== Aim of the exercise ==
For the entries below, state how many lines include the string "listed", and write nothing besides that number.

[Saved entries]
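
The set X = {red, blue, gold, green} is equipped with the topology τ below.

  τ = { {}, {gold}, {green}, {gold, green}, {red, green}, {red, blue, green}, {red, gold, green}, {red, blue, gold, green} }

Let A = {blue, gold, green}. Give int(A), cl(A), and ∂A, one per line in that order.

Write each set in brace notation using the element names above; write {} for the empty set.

int(A) = {gold, green}
cl(A)  = {red, blue, gold, green}
∂A     = {red, blue}

open subsets of A: {}, {gold}, {green}, {gold, green}; so int(A) = {gold, green}
closure: X∖int(X∖A) = X∖{} = {red, blue, gold, green}
∂A = {red, blue, gold, green} minus {gold, green} = {red, blue}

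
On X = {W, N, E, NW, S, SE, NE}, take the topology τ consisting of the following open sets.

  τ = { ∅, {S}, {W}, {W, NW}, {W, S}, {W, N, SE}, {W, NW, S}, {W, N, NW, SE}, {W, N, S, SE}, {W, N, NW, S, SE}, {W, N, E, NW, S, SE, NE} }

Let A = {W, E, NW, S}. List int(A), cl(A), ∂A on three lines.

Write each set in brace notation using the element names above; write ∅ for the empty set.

int(A) = {W, NW, S}
cl(A)  = {W, N, E, NW, S, SE, NE}
∂A     = {N, E, SE, NE}

U open, U⊆A: ∅, {S}, {W}, {W, NW}, {W, S}, {W, NW, S}. int(A) = ⋃ = {W, NW, S}
X∖A={N, SE, NE}, int(X∖A)=∅, hence cl(A)={W, N, E, NW, S, SE, NE}
∂A: remove int from cl → {N, E, SE, NE}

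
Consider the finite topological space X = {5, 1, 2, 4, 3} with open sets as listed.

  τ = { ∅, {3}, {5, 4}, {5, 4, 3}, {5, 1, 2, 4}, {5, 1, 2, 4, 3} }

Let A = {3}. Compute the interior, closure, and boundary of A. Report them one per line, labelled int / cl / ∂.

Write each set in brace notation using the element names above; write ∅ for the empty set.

U open, U⊆A: ∅, {3}. int(A) = ⋃ = {3}
X∖A={5, 1, 2, 4}, int(X∖A)={5, 1, 2, 4}, hence cl(A)={3}
∂A: remove int from cl → ∅

int(A) = {3}
cl(A)  = {3}
∂A     = ∅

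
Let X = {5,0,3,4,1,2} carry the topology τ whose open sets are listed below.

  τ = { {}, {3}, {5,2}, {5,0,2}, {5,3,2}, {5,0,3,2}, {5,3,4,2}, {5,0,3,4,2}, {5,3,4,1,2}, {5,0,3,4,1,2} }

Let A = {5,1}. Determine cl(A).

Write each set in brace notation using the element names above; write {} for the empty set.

{5,0,4,1,2}

closure: X∖int(X∖A) = X∖{3} = {5,0,4,1,2}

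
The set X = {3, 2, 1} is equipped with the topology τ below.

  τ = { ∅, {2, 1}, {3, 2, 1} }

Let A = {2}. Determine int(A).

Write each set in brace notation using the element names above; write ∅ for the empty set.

interior: largest open inside A is ∅ (from ∅)

∅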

== Completed task ==
2